*WHAT TO PRODUCE*. Using the records below, give the number of lines where the string "listed" shows up. Add nothing to it.

Records contained in a dataset
----------------------------------------
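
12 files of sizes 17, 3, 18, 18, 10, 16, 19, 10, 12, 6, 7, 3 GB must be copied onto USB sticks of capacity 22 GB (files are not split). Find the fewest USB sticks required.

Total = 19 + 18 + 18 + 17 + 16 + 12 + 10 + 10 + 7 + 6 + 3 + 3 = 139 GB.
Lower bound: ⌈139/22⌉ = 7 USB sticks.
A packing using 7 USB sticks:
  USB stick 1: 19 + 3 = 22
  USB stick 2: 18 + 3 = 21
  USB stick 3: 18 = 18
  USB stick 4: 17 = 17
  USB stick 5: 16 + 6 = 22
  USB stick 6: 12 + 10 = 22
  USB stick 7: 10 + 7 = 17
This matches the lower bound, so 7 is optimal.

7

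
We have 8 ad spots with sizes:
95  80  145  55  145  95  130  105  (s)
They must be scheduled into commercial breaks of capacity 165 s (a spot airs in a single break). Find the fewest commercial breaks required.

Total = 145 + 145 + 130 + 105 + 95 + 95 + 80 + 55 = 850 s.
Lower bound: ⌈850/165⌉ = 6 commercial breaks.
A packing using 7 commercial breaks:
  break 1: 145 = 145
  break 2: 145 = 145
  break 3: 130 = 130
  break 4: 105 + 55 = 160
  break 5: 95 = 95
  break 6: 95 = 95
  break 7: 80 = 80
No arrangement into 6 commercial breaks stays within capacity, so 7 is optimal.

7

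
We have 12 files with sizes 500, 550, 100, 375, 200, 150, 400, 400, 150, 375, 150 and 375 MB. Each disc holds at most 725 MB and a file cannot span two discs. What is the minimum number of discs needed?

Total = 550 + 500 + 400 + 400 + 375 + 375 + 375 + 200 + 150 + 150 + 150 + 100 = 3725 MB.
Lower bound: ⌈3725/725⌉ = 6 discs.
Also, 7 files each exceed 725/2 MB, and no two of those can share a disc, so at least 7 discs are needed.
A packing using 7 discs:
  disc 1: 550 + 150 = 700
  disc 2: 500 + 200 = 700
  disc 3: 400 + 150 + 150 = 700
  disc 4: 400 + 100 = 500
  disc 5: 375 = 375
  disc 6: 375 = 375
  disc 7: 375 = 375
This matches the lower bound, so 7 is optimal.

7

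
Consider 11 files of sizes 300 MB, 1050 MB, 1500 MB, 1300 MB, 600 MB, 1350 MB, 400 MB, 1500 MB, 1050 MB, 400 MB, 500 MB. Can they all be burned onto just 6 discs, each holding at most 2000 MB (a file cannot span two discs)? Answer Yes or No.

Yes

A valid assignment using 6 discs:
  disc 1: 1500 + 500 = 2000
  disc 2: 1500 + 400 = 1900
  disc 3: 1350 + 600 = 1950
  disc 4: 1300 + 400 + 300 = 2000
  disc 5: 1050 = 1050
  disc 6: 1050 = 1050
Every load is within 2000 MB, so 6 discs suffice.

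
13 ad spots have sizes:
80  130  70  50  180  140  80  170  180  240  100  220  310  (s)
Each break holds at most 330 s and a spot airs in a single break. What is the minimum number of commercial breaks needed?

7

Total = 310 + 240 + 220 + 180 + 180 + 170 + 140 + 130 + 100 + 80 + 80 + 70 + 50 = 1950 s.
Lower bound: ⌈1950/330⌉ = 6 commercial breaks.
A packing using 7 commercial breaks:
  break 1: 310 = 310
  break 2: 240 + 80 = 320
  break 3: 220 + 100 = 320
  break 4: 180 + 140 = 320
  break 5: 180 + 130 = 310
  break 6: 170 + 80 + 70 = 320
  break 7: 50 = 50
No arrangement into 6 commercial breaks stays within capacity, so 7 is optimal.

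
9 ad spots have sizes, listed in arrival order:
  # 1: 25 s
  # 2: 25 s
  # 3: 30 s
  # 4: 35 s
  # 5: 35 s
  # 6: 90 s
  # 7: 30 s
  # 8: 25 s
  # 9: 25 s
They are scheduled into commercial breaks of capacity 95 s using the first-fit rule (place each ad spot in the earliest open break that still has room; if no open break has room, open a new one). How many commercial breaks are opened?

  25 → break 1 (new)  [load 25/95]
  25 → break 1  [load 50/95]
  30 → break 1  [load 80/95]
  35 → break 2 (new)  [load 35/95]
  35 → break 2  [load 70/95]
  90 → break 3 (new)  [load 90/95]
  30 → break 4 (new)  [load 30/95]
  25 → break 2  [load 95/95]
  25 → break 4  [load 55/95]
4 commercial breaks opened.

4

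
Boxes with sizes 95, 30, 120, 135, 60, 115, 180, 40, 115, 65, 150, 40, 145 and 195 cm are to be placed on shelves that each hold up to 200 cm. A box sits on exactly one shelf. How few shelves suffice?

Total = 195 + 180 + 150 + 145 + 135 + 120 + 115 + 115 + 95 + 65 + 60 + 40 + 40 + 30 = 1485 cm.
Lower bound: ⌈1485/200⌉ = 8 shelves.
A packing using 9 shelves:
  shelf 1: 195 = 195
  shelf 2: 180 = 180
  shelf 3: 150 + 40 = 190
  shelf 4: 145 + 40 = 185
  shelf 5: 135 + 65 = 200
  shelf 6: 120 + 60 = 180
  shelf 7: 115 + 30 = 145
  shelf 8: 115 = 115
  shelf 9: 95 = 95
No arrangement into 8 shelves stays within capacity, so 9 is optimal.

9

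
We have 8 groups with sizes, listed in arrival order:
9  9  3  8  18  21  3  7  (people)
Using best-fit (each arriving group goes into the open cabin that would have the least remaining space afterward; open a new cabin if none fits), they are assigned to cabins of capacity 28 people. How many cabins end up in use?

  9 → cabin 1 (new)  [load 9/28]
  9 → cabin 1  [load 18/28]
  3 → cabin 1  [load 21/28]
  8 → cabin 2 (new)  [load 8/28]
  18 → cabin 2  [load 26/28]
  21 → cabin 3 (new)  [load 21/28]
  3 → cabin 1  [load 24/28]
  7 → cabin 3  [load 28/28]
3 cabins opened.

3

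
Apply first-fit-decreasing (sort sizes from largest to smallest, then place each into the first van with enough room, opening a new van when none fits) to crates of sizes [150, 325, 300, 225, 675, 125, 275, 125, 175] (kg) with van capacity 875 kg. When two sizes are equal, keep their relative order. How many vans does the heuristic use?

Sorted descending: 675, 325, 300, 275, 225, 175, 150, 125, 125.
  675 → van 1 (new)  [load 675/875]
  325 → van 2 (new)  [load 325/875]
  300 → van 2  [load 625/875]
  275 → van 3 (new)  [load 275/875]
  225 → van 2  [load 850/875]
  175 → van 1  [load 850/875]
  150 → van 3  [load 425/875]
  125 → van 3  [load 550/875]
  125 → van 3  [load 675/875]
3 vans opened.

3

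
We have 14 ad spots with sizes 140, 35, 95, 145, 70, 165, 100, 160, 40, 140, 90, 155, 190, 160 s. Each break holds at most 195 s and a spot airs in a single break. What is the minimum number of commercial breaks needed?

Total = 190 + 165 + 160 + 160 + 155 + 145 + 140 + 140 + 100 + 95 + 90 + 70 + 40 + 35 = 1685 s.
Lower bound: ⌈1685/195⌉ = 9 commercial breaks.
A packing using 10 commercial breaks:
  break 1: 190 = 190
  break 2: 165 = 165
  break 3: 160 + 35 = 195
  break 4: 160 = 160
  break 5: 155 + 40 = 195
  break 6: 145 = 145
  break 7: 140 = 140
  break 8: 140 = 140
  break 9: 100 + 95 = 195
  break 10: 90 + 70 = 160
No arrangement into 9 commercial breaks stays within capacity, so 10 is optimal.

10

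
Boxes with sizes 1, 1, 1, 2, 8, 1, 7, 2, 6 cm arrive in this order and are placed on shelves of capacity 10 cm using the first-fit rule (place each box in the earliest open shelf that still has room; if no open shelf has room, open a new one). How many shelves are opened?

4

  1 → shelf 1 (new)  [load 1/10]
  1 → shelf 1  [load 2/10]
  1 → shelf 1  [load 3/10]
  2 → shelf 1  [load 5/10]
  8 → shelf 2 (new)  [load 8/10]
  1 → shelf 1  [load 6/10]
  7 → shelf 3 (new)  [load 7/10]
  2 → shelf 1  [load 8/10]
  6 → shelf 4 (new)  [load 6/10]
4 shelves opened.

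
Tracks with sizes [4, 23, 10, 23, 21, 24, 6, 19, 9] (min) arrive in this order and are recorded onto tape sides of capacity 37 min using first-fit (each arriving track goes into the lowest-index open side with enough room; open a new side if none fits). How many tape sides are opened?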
----------------------------------------
*EXPECTED OUTPUT*. 2